* **ASSIGNED TASK**:
Within the data that follows, set down exactly the lines from the one containing "A 5-bit stripe" through the one containing "Received (Hamming(15,11), ≤1 error): 110100101110001", both ends included.

(Collected data entries)
****************************************

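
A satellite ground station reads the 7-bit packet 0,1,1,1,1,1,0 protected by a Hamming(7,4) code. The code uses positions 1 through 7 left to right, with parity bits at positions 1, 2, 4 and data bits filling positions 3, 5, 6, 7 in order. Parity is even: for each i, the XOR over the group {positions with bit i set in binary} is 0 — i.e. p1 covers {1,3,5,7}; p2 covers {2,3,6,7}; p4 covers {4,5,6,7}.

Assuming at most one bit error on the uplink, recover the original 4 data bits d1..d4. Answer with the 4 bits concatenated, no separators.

s1 (pos 1,3,5,7): 0⊕1⊕1⊕0 = 0
s2 (pos 2,3,6,7): 1⊕1⊕1⊕0 = 1
s4 (pos 4,5,6,7): 1⊕1⊕1⊕0 = 1
Syndrome s4…s1 = 110 → error at position 6.
Flip position 6: 0111110 → 0111100
Read data bits from positions 3,5,6,7: 1100

1100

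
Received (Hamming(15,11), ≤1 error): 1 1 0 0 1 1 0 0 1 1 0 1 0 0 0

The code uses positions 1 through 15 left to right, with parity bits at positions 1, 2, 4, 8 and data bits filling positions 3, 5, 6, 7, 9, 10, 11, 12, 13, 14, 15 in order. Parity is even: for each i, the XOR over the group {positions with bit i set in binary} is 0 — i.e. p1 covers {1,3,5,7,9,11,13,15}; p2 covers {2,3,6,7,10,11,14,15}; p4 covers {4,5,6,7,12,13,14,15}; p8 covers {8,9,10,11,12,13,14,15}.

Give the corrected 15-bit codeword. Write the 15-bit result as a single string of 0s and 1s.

110011001101001

s1 (pos 1,3,5,7,9,11,13,15): 1⊕0⊕1⊕0⊕1⊕0⊕0⊕0 = 1
s2 (pos 2,3,6,7,10,11,14,15): 1⊕0⊕1⊕0⊕1⊕0⊕0⊕0 = 1
s4 (pos 4,5,6,7,12,13,14,15): 0⊕1⊕1⊕0⊕1⊕0⊕0⊕0 = 1
s8 (pos 8,9,10,11,12,13,14,15): 0⊕1⊕1⊕0⊕1⊕0⊕0⊕0 = 1
Syndrome s8…s1 = 1111 → error at position 15.
Flip position 15: 110011001101000 → 110011001101001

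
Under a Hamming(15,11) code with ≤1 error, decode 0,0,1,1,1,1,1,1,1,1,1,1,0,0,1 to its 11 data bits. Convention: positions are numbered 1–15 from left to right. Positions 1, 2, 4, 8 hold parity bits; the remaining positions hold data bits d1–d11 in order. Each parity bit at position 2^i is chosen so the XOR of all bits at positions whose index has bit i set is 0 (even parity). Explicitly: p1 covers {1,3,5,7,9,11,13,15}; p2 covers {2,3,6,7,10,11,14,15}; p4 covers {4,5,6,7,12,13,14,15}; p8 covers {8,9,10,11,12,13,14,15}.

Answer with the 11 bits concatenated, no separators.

11111111001

s1 (pos 1,3,5,7,9,11,13,15): 0⊕1⊕1⊕1⊕1⊕1⊕0⊕1 = 0
s2 (pos 2,3,6,7,10,11,14,15): 0⊕1⊕1⊕1⊕1⊕1⊕0⊕1 = 0
s4 (pos 4,5,6,7,12,13,14,15): 1⊕1⊕1⊕1⊕1⊕0⊕0⊕1 = 0
s8 (pos 8,9,10,11,12,13,14,15): 1⊕1⊕1⊕1⊕1⊕0⊕0⊕1 = 0
Syndrome s8…s1 = 0000 → no error.
Read data bits from positions 3,5,6,7,9,10,11,12,13,14,15: 11111111001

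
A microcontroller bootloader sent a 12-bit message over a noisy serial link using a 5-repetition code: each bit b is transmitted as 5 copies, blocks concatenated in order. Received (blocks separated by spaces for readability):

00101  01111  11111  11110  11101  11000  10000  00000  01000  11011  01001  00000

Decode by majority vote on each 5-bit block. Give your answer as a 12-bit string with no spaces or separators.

Block 1 (00101): 2 ones → 0
Block 2 (01111): 4 ones → 1
Block 3 (11111): 5 ones → 1
Block 4 (11110): 4 ones → 1
Block 5 (11101): 4 ones → 1
Block 6 (11000): 2 ones → 0
Block 7 (10000): 1 one → 0
Block 8 (00000): 0 ones → 0
Block 9 (01000): 1 one → 0
Block 10 (11011): 4 ones → 1
Block 11 (01001): 2 ones → 0
Block 12 (00000): 0 ones → 0

011110000100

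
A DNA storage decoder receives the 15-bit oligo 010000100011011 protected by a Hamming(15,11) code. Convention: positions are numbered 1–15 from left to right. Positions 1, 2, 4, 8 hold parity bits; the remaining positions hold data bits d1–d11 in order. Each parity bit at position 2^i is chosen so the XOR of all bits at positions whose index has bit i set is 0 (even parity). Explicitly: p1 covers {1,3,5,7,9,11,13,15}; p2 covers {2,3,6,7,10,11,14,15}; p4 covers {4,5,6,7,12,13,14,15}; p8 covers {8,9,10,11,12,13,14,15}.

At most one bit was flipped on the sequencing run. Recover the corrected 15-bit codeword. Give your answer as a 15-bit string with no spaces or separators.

011000100011011

s1 (pos 1,3,5,7,9,11,13,15): 0⊕0⊕0⊕1⊕0⊕1⊕0⊕1 = 1
s2 (pos 2,3,6,7,10,11,14,15): 1⊕0⊕0⊕1⊕0⊕1⊕1⊕1 = 1
s4 (pos 4,5,6,7,12,13,14,15): 0⊕0⊕0⊕1⊕1⊕0⊕1⊕1 = 0
s8 (pos 8,9,10,11,12,13,14,15): 0⊕0⊕0⊕1⊕1⊕0⊕1⊕1 = 0
Syndrome s8…s1 = 0011 → error at position 3.
Flip position 3: 010000100011011 → 011000100011011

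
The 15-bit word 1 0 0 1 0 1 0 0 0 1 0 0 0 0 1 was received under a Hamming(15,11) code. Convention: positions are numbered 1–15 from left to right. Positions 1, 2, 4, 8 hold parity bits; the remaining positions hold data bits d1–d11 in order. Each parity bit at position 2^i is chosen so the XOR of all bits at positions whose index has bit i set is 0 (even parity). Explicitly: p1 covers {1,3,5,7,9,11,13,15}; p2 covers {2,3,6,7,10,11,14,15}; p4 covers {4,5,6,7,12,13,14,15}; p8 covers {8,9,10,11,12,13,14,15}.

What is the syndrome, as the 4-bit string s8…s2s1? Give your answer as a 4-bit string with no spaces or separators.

0110

s1 (pos 1,3,5,7,9,11,13,15): 1⊕0⊕0⊕0⊕0⊕0⊕0⊕1 = 0
s2 (pos 2,3,6,7,10,11,14,15): 0⊕0⊕1⊕0⊕1⊕0⊕0⊕1 = 1
s4 (pos 4,5,6,7,12,13,14,15): 1⊕0⊕1⊕0⊕0⊕0⊕0⊕1 = 1
s8 (pos 8,9,10,11,12,13,14,15): 0⊕0⊕1⊕0⊕0⊕0⊕0⊕1 = 0
Syndrome s8…s1 = 0110 → error at position 6.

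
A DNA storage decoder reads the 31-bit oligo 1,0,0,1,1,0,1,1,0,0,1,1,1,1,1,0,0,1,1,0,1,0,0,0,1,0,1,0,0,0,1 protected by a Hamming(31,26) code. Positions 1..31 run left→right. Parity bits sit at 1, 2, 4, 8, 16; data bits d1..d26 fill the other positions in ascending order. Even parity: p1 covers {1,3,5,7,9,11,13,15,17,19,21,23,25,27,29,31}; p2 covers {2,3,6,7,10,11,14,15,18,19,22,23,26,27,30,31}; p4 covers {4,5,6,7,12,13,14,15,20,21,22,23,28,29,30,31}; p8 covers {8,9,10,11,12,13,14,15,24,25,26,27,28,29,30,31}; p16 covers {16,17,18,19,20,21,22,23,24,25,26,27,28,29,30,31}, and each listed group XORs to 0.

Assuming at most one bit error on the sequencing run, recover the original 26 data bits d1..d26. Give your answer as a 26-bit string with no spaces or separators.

s1 (pos 1,3,5,7,9,11,13,15,17,19,21,23,25,27,29,31): 1⊕0⊕1⊕1⊕0⊕1⊕1⊕1⊕0⊕1⊕1⊕0⊕1⊕1⊕0⊕1 = 1
s2 (pos 2,3,6,7,10,11,14,15,18,19,22,23,26,27,30,31): 0⊕0⊕0⊕1⊕0⊕1⊕1⊕1⊕1⊕1⊕0⊕0⊕0⊕1⊕0⊕1 = 0
s4 (pos 4,5,6,7,12,13,14,15,20,21,22,23,28,29,30,31): 1⊕1⊕0⊕1⊕1⊕1⊕1⊕1⊕0⊕1⊕0⊕0⊕0⊕0⊕0⊕1 = 1
s8 (pos 8,9,10,11,12,13,14,15,24,25,26,27,28,29,30,31): 1⊕0⊕0⊕1⊕1⊕1⊕1⊕1⊕0⊕1⊕0⊕1⊕0⊕0⊕0⊕1 = 1
s16 (pos 16,17,18,19,20,21,22,23,24,25,26,27,28,29,30,31): 0⊕0⊕1⊕1⊕0⊕1⊕0⊕0⊕0⊕1⊕0⊕1⊕0⊕0⊕0⊕1 = 0
Syndrome s16…s1 = 01101 → error at position 13.
Flip position 13: 1001101100111110011010001010001 → 1001101100110110011010001010001
Read data bits from positions 3,5,6,7,9,10,11,12,13,14,15,17,18,19,20,21,22,23,24,25,26,27,28,29,30,31: 01010011011011010001010001

01010011011011010001010001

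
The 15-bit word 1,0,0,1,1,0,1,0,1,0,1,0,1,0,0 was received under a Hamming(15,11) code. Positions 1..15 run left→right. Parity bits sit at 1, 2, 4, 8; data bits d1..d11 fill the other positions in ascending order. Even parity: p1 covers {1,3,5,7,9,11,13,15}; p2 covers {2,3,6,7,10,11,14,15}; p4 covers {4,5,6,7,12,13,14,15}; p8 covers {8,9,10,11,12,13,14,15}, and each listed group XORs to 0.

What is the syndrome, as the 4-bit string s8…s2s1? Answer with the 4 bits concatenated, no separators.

1000

s1 (pos 1,3,5,7,9,11,13,15): 1⊕0⊕1⊕1⊕1⊕1⊕1⊕0 = 0
s2 (pos 2,3,6,7,10,11,14,15): 0⊕0⊕0⊕1⊕0⊕1⊕0⊕0 = 0
s4 (pos 4,5,6,7,12,13,14,15): 1⊕1⊕0⊕1⊕0⊕1⊕0⊕0 = 0
s8 (pos 8,9,10,11,12,13,14,15): 0⊕1⊕0⊕1⊕0⊕1⊕0⊕0 = 1
Syndrome s8…s1 = 1000 → error at position 8.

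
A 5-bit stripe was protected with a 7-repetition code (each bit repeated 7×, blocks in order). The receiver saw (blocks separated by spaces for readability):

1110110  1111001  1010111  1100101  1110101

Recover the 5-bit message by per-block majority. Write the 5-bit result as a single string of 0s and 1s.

11111

Block 1 (1110110): 5 ones → 1
Block 2 (1111001): 5 ones → 1
Block 3 (1010111): 5 ones → 1
Block 4 (1100101): 4 ones → 1
Block 5 (1110101): 5 ones → 1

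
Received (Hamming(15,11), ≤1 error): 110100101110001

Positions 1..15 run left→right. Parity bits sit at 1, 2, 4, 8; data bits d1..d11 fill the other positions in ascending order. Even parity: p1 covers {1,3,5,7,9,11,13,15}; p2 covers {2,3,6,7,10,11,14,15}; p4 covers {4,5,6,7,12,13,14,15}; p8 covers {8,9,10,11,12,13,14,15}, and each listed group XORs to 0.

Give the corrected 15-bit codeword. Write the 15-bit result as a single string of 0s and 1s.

110100001110001

s1 (pos 1,3,5,7,9,11,13,15): 1⊕0⊕0⊕1⊕1⊕1⊕0⊕1 = 1
s2 (pos 2,3,6,7,10,11,14,15): 1⊕0⊕0⊕1⊕1⊕1⊕0⊕1 = 1
s4 (pos 4,5,6,7,12,13,14,15): 1⊕0⊕0⊕1⊕0⊕0⊕0⊕1 = 1
s8 (pos 8,9,10,11,12,13,14,15): 0⊕1⊕1⊕1⊕0⊕0⊕0⊕1 = 0
Syndrome s8…s1 = 0111 → error at position 7.
Flip position 7: 110100101110001 → 110100001110001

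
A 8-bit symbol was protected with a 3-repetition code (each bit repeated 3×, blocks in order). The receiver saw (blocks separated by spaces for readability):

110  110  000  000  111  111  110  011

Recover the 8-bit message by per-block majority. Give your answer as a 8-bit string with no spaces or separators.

11001111

Block 1 (110): 2 ones → 1
Block 2 (110): 2 ones → 1
Block 3 (000): 0 ones → 0
Block 4 (000): 0 ones → 0
Block 5 (111): 3 ones → 1
Block 6 (111): 3 ones → 1
Block 7 (110): 2 ones → 1
Block 8 (011): 2 ones → 1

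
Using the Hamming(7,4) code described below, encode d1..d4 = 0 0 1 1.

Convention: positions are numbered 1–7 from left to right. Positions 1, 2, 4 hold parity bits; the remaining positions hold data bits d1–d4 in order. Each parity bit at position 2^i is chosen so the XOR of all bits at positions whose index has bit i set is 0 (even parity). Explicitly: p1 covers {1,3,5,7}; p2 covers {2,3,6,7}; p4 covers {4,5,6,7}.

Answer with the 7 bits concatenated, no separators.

Place data at non-parity positions: p1 p2 0 p4 0 1 1
p1 (pos 1,3,5,7): XOR of data positions = 0⊕0⊕1 = 1
p2 (pos 2,3,6,7): XOR of data positions = 0⊕1⊕1 = 0
p4 (pos 4,5,6,7): XOR of data positions = 0⊕1⊕1 = 0
Codeword: 1000011

1000011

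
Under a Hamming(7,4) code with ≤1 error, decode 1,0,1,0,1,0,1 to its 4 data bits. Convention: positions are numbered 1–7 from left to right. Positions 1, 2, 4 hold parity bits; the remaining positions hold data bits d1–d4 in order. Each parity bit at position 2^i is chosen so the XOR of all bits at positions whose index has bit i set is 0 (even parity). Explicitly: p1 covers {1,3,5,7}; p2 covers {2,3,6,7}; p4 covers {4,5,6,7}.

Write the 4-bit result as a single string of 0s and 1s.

1101

s1 (pos 1,3,5,7): 1⊕1⊕1⊕1 = 0
s2 (pos 2,3,6,7): 0⊕1⊕0⊕1 = 0
s4 (pos 4,5,6,7): 0⊕1⊕0⊕1 = 0
Syndrome s4…s1 = 000 → no error.
Read data bits from positions 3,5,6,7: 1101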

****************************************

* **SOLUTION FOR THIS PROBLEM**:
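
A 5-bit stripe was protected with a 7-repetition code (each bit repeated 7×, blocks in order). The receiver saw (blocks separated by spaces for readability):

1110110  1111001  1010111  1100101  1110101

Recover the 5-bit message by per-block majority. Write the 5-bit result as a single string of 0s and 1s.

11111

Block 1 (1110110): 5 ones → 1
Block 2 (1111001): 5 ones → 1
Block 3 (1010111): 5 ones → 1
Block 4 (1100101): 4 ones → 1
Block 5 (1110101): 5 ones → 1

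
Received (Hamming(15,11), ≤1 error): 110100101110001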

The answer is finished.